┏━━

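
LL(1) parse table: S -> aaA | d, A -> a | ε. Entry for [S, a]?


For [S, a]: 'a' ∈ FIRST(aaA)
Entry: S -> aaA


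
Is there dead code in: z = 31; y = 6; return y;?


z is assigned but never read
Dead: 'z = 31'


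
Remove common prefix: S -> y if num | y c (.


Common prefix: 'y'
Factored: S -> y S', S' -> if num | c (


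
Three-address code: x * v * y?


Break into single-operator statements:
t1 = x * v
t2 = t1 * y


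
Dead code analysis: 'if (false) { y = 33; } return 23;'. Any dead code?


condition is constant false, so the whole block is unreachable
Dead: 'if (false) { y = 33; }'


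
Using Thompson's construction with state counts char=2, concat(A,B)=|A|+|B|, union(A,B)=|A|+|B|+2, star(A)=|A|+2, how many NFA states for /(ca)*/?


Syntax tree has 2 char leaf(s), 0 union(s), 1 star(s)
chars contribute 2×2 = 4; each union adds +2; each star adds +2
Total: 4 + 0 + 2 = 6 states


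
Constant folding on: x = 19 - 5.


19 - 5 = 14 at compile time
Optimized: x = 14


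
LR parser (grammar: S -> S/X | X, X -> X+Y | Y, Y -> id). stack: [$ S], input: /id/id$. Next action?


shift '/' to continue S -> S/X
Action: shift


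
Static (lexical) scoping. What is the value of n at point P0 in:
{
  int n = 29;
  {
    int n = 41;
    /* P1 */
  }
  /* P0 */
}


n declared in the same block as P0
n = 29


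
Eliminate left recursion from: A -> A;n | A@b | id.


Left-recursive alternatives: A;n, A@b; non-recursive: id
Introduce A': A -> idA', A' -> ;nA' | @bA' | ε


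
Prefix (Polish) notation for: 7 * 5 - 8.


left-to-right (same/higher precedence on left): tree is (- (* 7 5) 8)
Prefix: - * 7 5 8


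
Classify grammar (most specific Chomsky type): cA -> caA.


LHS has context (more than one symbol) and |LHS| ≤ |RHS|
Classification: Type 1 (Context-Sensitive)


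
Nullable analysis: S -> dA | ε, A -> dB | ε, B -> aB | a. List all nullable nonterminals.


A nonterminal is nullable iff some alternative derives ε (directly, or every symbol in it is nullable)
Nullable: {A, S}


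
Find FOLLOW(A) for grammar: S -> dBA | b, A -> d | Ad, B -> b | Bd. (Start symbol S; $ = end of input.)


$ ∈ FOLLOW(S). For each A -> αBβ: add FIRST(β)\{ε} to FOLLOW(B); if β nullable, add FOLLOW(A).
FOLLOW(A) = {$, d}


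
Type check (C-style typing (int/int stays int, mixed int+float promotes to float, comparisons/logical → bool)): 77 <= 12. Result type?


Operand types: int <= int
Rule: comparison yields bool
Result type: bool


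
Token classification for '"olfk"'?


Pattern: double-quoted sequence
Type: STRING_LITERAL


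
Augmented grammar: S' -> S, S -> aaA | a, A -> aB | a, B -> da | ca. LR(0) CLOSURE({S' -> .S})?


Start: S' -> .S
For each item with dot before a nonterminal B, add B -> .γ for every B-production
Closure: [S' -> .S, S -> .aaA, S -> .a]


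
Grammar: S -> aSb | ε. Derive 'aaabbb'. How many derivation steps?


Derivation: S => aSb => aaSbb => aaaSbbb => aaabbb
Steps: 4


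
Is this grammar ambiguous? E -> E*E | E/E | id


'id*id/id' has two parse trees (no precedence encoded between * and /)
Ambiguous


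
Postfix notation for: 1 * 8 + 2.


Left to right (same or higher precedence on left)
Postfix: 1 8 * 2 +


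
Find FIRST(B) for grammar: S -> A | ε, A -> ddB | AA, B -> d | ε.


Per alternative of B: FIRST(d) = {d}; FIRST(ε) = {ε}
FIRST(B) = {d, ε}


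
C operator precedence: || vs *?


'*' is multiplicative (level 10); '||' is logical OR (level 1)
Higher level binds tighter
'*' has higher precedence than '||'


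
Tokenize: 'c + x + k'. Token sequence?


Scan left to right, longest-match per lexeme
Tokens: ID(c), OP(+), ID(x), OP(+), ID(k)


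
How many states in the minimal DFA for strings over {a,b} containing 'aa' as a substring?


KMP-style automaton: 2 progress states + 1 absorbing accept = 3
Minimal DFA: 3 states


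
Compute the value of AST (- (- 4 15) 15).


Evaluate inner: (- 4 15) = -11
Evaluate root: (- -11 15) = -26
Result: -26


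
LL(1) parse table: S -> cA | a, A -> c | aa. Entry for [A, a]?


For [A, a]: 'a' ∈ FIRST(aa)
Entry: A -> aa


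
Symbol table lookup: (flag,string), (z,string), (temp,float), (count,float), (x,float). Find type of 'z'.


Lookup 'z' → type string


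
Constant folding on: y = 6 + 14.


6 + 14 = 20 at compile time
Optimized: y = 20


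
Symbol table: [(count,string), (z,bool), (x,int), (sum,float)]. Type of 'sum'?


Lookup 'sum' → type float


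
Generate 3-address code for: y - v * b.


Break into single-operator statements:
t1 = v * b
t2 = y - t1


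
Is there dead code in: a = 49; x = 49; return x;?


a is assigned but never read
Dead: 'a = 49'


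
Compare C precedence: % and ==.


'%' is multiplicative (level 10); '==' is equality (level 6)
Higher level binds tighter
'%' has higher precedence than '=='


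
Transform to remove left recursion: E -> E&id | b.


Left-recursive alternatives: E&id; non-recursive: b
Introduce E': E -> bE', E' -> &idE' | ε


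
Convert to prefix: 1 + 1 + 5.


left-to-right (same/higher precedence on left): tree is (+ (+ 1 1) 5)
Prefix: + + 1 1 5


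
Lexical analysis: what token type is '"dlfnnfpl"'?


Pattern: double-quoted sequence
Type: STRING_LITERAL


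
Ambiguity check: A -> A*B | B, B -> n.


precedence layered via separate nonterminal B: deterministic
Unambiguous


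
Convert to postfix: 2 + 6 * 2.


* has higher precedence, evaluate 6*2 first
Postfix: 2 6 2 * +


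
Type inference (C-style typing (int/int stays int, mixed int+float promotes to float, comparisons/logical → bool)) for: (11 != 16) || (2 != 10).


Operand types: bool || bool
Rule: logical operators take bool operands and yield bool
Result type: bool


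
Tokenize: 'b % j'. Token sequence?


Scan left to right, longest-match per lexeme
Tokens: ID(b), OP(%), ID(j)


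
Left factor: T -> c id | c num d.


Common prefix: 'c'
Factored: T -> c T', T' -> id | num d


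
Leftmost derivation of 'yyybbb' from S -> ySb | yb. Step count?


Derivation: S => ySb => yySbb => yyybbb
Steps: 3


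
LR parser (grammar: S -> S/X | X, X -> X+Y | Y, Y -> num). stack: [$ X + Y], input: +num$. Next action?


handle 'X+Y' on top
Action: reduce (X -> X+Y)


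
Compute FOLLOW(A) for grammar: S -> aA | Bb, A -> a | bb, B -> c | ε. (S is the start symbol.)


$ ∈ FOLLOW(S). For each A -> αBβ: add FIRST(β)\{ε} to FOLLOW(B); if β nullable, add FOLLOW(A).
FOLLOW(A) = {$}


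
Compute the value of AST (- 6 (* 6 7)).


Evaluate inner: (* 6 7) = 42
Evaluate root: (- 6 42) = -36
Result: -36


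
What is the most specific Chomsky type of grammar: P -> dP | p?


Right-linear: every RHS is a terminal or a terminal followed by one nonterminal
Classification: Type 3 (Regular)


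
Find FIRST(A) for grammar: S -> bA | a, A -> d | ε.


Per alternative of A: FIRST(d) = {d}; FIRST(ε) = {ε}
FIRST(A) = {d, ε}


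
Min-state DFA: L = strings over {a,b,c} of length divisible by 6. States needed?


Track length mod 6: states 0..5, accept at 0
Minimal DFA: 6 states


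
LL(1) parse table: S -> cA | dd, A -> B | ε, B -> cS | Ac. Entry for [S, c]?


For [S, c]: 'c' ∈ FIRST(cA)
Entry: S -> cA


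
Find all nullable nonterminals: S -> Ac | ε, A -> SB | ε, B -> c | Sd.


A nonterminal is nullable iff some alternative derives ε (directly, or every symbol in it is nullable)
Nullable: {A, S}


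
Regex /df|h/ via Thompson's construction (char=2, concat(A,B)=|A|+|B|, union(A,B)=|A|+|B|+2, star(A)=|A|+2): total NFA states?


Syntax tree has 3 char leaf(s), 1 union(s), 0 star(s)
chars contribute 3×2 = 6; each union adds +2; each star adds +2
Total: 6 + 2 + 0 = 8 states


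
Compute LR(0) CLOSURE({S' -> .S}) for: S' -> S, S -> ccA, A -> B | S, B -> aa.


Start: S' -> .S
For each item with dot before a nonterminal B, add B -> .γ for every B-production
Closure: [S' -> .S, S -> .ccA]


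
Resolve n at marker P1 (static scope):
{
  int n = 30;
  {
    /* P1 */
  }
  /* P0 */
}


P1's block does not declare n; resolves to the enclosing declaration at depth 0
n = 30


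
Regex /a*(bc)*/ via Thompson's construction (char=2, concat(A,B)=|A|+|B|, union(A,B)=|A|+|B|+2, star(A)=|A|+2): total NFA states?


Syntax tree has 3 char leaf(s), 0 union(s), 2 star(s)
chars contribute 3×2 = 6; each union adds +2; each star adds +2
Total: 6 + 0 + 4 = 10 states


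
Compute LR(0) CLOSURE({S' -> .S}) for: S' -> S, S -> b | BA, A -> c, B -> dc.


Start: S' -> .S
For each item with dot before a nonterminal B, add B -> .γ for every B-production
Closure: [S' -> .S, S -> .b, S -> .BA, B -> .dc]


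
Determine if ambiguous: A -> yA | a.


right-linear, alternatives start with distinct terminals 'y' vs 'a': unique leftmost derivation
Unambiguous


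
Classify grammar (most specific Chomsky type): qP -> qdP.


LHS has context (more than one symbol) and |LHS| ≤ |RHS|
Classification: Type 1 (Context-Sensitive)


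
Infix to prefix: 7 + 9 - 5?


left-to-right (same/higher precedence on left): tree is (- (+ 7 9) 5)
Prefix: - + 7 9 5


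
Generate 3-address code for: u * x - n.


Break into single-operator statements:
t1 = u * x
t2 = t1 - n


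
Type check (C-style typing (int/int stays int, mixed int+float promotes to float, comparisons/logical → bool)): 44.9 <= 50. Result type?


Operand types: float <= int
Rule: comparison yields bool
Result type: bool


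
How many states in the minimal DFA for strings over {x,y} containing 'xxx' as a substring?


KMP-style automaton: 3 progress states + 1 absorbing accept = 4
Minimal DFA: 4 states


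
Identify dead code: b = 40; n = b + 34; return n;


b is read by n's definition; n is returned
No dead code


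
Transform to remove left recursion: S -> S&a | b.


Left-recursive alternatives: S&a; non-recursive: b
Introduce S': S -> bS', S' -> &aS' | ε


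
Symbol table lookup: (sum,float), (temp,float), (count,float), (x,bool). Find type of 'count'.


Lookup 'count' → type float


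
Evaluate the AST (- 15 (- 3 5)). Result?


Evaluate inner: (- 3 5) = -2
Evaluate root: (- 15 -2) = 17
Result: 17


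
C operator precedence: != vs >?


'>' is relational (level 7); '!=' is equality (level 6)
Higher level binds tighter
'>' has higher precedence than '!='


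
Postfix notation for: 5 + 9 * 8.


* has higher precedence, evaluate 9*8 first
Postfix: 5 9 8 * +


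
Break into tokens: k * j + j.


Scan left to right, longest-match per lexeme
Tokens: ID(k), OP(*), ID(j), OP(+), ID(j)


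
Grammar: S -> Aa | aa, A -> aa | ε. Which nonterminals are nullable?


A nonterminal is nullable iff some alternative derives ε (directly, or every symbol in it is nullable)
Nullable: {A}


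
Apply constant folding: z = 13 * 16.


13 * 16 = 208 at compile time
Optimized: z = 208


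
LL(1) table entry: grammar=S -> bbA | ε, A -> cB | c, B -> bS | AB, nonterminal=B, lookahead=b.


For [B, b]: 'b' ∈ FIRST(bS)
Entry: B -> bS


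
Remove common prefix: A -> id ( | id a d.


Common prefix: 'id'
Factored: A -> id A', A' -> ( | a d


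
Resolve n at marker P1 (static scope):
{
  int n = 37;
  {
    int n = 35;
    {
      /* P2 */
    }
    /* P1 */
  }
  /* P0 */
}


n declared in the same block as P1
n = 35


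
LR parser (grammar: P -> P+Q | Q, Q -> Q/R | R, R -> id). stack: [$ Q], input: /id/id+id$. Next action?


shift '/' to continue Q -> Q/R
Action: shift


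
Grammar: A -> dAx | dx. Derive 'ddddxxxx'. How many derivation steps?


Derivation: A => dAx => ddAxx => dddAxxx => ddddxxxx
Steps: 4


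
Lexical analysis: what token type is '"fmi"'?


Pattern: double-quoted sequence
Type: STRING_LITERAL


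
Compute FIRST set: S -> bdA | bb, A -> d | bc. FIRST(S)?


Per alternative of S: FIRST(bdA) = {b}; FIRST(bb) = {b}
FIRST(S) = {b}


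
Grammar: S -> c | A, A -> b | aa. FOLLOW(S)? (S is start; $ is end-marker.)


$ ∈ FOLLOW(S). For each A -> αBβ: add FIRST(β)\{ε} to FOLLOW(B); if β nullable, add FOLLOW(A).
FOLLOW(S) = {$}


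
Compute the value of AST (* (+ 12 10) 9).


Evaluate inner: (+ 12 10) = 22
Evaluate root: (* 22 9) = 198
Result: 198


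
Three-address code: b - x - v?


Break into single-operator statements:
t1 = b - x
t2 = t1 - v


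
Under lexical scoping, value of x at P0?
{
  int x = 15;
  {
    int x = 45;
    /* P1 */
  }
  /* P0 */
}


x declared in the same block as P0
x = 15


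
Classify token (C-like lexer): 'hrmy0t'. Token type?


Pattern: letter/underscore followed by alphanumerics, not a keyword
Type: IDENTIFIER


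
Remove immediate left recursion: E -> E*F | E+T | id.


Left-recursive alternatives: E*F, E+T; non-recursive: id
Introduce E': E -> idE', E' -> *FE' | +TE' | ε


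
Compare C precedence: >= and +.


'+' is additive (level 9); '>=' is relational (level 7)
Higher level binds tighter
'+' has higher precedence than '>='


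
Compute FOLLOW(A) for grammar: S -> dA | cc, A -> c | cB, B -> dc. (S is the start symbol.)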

┗━━

» **To do**:
Out of the material above, gather each line where "scoping" appears.

» **Task result**:
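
Static (lexical) scoping. What is the value of n at point P0 in:
Under lexical scoping, value of x at P0?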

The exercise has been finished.